Whenever a line below holds the word "rules", count it; then give the total and nothing else.
******
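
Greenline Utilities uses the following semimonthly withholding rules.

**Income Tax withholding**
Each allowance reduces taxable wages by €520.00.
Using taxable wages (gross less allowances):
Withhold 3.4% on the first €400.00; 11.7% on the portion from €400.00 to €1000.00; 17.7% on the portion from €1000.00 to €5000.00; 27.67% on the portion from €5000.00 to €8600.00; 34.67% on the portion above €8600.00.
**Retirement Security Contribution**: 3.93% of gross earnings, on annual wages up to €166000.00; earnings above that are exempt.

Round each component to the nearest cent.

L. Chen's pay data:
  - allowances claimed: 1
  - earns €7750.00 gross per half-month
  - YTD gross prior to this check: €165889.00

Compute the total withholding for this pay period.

€1413.20

Income Tax: taxable = €7750.00 − 1×€520.00 = €7230.00
  €791.80 + 27.67% × (€7230.00 − €5000.00) = €791.80 + 27.67% × €2230.00 = €1408.84
Retirement Security Contribution: cap €166000.00 − YTD €165889.00 = €111.00 subject; 3.93% × €111.00 = €4.36
Total: €1408.84 + €4.36 = €1413.20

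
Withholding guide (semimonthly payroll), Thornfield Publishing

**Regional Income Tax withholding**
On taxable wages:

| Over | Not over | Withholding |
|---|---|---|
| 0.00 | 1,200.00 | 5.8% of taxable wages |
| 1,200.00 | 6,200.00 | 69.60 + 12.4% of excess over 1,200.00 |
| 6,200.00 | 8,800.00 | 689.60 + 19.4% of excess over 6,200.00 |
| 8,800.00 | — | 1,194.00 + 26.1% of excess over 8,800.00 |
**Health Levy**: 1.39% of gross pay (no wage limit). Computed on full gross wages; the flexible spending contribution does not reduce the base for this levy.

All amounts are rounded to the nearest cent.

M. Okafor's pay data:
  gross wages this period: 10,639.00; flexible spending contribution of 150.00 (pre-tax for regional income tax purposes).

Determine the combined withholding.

1,782.71

Regional Income Tax: taxable = 10,639.00 − 150.00 = 10,489.00
  1,194.00 + 26.1% × (10,489.00 − 8,800.00) = 1,194.00 + 26.1% × 1,689.00 = 1,634.83
Health Levy: 1.39% × 10,639.00 = 147.88
Total: 1,634.83 + 147.88 = 1,782.71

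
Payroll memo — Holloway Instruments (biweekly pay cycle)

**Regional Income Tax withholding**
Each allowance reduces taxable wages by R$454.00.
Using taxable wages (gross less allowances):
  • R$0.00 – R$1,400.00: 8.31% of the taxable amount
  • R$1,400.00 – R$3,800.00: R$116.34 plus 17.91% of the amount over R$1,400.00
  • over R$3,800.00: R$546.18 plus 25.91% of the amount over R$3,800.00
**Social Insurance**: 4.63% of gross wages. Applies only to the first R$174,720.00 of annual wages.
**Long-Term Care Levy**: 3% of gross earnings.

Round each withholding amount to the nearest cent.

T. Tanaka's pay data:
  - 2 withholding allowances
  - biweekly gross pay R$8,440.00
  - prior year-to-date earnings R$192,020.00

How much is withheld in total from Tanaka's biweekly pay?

R$1,766.34

Regional Income Tax: taxable = R$8,440.00 − 2×R$454.00 = R$7,532.00
  R$546.18 + 25.91% × (R$7,532.00 − R$3,800.00) = R$546.18 + 25.91% × R$3,732.00 = R$1,513.14
Social Insurance: YTD R$192,020.00 ≥ cap R$174,720.00 → R$0.00
Long-Term Care Levy: 3% × R$8,440.00 = R$253.20
Total: R$1,513.14 + R$0.00 + R$253.20 = R$1,766.34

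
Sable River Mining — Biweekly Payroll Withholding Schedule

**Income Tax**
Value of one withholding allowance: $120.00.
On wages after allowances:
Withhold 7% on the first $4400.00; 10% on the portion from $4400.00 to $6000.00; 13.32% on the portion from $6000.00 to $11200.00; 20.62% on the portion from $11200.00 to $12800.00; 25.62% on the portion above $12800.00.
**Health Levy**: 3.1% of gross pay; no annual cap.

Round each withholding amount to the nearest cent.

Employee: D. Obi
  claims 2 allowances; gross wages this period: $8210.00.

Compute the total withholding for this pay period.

$984.91

Income Tax: taxable = $8210.00 − 2×$120.00 = $7970.00
  $468.00 + 13.32% × ($7970.00 − $6000.00) = $468.00 + 13.32% × $1970.00 = $730.40
Health Levy: 3.1% × $8210.00 = $254.51
Total: $730.40 + $254.51 = $984.91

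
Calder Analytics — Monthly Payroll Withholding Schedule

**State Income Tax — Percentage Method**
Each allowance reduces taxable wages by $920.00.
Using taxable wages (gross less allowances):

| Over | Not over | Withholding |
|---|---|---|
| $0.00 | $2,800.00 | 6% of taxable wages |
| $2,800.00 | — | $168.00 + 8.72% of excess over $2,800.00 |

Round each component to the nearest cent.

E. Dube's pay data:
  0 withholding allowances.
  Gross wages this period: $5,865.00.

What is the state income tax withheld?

$435.27

State Income Tax: taxable = $5,865.00
  $168.00 + 8.72% × ($5,865.00 − $2,800.00) = $168.00 + 8.72% × $3,065.00 = $435.27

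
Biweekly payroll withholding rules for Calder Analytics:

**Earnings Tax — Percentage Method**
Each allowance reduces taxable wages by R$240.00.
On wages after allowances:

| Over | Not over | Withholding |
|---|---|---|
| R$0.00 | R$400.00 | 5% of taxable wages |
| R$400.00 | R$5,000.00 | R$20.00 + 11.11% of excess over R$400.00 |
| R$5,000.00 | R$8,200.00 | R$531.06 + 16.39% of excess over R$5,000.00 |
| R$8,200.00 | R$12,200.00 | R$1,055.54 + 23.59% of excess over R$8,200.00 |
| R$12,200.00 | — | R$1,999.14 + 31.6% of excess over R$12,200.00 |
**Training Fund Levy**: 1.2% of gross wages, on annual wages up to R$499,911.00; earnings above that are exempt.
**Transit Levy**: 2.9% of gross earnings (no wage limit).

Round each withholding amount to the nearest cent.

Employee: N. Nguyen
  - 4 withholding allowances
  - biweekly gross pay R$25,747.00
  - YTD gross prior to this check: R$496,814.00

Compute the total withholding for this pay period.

Earnings Tax: taxable = R$25,747.00 − 4×R$240.00 = R$24,787.00
  R$1,999.14 + 31.6% × (R$24,787.00 − R$12,200.00) = R$1,999.14 + 31.6% × R$12,587.00 = R$5,976.63
Training Fund Levy: cap R$499,911.00 − YTD R$496,814.00 = R$3,097.00 subject; 1.2% × R$3,097.00 = R$37.16
Transit Levy: 2.9% × R$25,747.00 = R$746.66
Total: R$5,976.63 + R$37.16 + R$746.66 = R$6,760.45

R$6,760.45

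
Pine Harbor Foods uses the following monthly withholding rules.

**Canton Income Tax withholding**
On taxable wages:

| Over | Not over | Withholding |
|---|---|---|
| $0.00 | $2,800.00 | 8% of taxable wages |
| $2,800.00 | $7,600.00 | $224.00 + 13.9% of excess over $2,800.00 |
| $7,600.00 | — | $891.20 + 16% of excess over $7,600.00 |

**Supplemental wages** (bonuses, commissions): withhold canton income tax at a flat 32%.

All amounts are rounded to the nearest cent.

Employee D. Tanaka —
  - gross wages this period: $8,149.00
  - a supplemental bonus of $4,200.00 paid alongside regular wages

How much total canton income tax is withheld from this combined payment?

Canton Income Tax: taxable = $8,149.00
  $891.20 + 16% × ($8,149.00 − $7,600.00) = $891.20 + 16% × $549.00 = $979.04
Supplemental (32% flat on bonus): 32% × $4,200.00 = $1,344.00
Total canton income tax: $979.04 + $1,344.00 = $2,323.04

$2,323.04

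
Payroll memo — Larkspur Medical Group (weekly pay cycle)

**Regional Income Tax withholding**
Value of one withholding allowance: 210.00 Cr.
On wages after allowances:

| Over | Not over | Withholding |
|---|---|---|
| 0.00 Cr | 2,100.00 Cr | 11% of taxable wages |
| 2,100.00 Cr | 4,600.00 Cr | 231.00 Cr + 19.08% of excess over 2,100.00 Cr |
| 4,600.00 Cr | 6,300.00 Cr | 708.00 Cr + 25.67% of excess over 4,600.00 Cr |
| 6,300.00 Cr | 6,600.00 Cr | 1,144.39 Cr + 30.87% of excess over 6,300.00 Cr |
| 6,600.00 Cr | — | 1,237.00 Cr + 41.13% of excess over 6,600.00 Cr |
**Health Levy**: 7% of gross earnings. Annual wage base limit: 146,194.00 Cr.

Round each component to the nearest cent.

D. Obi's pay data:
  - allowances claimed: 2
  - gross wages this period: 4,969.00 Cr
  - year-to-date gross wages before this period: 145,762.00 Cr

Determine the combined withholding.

728.51 Cr

Regional Income Tax: taxable = 4,969.00 Cr − 2×210.00 Cr = 4,549.00 Cr
  231.00 Cr + 19.08% × (4,549.00 Cr − 2,100.00 Cr) = 231.00 Cr + 19.08% × 2,449.00 Cr = 698.27 Cr
Health Levy: cap 146,194.00 Cr − YTD 145,762.00 Cr = 432.00 Cr subject; 7% × 432.00 Cr = 30.24 Cr
Total: 698.27 Cr + 30.24 Cr = 728.51 Cr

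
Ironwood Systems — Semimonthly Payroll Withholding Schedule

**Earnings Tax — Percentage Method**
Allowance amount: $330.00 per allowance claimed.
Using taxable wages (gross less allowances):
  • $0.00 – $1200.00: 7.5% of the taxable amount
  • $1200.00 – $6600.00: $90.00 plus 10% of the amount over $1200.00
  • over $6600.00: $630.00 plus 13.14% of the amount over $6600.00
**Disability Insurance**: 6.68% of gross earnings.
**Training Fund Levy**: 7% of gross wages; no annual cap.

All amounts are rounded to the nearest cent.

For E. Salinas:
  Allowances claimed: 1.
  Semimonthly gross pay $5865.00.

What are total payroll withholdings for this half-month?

$1325.83

Earnings Tax: taxable = $5865.00 − 1×$330.00 = $5535.00
  $90.00 + 10% × ($5535.00 − $1200.00) = $90.00 + 10% × $4335.00 = $523.50
Disability Insurance: 6.68% × $5865.00 = $391.78
Training Fund Levy: 7% × $5865.00 = $410.55
Total: $523.50 + $391.78 + $410.55 = $1325.83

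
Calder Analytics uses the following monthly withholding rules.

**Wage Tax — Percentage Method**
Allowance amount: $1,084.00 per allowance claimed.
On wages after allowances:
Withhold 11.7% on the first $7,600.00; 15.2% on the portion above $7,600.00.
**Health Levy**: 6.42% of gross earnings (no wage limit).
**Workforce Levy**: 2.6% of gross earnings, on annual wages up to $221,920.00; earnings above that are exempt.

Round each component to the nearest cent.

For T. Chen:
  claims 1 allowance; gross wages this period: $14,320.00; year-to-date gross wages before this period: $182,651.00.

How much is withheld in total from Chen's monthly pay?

$3,037.53

Wage Tax: taxable = $14,320.00 − 1×$1,084.00 = $13,236.00
  $889.20 + 15.2% × ($13,236.00 − $7,600.00) = $889.20 + 15.2% × $5,636.00 = $1,745.87
Health Levy: 6.42% × $14,320.00 = $919.34
Workforce Levy: 2.6% × $14,320.00 = $372.32
Total: $1,745.87 + $919.34 + $372.32 = $3,037.53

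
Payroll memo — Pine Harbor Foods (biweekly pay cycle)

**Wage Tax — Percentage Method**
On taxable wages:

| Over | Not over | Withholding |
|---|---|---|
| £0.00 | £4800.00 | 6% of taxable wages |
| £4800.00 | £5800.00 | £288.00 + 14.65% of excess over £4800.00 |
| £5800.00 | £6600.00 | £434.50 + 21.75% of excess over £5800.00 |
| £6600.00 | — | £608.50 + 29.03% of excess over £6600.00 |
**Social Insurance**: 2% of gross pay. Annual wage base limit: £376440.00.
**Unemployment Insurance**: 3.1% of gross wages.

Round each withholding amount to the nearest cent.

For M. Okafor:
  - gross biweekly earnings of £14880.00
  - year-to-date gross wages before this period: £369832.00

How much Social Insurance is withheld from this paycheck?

£132.16

Social Insurance: cap £376440.00 − YTD £369832.00 = £6608.00 subject; 2% × £6608.00 = £132.16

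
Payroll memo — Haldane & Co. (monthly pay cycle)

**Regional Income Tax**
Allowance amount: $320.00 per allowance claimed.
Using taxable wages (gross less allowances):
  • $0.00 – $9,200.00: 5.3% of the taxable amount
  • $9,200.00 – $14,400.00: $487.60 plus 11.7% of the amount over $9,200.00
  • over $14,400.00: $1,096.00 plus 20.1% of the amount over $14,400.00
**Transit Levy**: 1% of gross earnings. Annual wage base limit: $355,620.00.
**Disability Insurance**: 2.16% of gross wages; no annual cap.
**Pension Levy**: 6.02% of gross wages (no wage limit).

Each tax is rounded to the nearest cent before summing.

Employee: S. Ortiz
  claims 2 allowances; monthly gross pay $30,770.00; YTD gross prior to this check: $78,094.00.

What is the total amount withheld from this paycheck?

$7,082.41

Regional Income Tax: taxable = $30,770.00 − 2×$320.00 = $30,130.00
  $1,096.00 + 20.1% × ($30,130.00 − $14,400.00) = $1,096.00 + 20.1% × $15,730.00 = $4,257.73
Transit Levy: 1% × $30,770.00 = $307.70
Disability Insurance: 2.16% × $30,770.00 = $664.63
Pension Levy: 6.02% × $30,770.00 = $1,852.35
Total: $4,257.73 + $307.70 + $664.63 + $1,852.35 = $7,082.41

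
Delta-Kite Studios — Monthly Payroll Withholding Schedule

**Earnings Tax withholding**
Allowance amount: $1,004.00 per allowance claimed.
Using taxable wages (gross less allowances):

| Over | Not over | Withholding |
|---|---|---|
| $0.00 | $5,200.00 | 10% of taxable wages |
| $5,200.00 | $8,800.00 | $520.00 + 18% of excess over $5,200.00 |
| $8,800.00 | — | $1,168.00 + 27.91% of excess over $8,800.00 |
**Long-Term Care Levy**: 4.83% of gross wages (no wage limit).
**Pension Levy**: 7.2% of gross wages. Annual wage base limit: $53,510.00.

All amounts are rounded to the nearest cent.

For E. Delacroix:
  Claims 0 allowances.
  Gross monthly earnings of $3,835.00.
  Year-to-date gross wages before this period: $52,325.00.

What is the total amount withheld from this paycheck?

Earnings Tax: taxable = $3,835.00
  10% × $3,835.00 = $383.50
Long-Term Care Levy: 4.83% × $3,835.00 = $185.23
Pension Levy: cap $53,510.00 − YTD $52,325.00 = $1,185.00 subject; 7.2% × $1,185.00 = $85.32
Total: $383.50 + $185.23 + $85.32 = $654.05

$654.05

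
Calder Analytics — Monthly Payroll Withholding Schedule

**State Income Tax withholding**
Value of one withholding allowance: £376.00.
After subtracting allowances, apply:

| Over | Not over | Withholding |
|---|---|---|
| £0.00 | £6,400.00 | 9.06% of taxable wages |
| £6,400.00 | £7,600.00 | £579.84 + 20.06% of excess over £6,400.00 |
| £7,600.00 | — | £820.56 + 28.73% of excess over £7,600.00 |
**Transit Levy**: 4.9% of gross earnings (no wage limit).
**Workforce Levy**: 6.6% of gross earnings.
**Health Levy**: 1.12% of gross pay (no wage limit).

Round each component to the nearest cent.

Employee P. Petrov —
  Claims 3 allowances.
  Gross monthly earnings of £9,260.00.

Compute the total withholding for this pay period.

£2,142.01

State Income Tax: taxable = £9,260.00 − 3×£376.00 = £8,132.00
  £820.56 + 28.73% × (£8,132.00 − £7,600.00) = £820.56 + 28.73% × £532.00 = £973.40
Transit Levy: 4.9% × £9,260.00 = £453.74
Workforce Levy: 6.6% × £9,260.00 = £611.16
Health Levy: 1.12% × £9,260.00 = £103.71
Total: £973.40 + £453.74 + £611.16 + £103.71 = £2,142.01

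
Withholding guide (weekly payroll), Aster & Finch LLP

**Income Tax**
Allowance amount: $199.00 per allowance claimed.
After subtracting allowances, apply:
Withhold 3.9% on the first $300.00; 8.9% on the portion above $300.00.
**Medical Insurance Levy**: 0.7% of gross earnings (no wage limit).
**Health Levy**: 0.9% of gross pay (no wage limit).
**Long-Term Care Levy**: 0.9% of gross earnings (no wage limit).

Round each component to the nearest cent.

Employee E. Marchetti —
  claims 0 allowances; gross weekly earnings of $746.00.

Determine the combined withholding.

$70.03

Income Tax: taxable = $746.00
  $11.70 + 8.9% × ($746.00 − $300.00) = $11.70 + 8.9% × $446.00 = $51.39
Medical Insurance Levy: 0.7% × $746.00 = $5.22
Health Levy: 0.9% × $746.00 = $6.71
Long-Term Care Levy: 0.9% × $746.00 = $6.71
Total: $51.39 + $5.22 + $6.71 + $6.71 = $70.03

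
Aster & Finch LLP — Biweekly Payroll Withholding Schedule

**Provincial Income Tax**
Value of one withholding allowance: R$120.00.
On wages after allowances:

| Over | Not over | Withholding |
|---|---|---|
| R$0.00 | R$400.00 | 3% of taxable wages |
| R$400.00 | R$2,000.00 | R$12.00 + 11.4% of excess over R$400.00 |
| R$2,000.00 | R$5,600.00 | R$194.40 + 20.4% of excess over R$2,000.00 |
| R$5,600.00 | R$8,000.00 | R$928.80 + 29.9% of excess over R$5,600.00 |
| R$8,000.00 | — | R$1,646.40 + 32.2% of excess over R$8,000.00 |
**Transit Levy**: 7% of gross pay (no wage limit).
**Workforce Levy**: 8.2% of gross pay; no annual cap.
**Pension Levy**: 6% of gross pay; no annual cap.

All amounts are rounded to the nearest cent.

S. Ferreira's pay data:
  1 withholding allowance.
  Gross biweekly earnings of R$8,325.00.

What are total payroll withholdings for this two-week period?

Provincial Income Tax: taxable = R$8,325.00 − 1×R$120.00 = R$8,205.00
  R$1,646.40 + 32.2% × (R$8,205.00 − R$8,000.00) = R$1,646.40 + 32.2% × R$205.00 = R$1,712.41
Transit Levy: 7% × R$8,325.00 = R$582.75
Workforce Levy: 8.2% × R$8,325.00 = R$682.65
Pension Levy: 6% × R$8,325.00 = R$499.50
Total: R$1,712.41 + R$582.75 + R$682.65 + R$499.50 = R$3,477.31

R$3,477.31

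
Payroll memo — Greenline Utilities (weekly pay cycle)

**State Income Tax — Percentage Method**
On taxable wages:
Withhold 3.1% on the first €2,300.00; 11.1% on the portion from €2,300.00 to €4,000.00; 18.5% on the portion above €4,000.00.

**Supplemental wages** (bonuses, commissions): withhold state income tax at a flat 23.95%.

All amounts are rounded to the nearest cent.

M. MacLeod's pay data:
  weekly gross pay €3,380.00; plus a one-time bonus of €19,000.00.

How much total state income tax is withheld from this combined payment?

State Income Tax: taxable = €3,380.00
  €71.30 + 11.1% × (€3,380.00 − €2,300.00) = €71.30 + 11.1% × €1,080.00 = €191.18
Supplemental (23.95% flat on bonus): 23.95% × €19,000.00 = €4,550.50
Total state income tax: €191.18 + €4,550.50 = €4,741.68

€4,741.68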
******
**COMPLETED TASK:**
4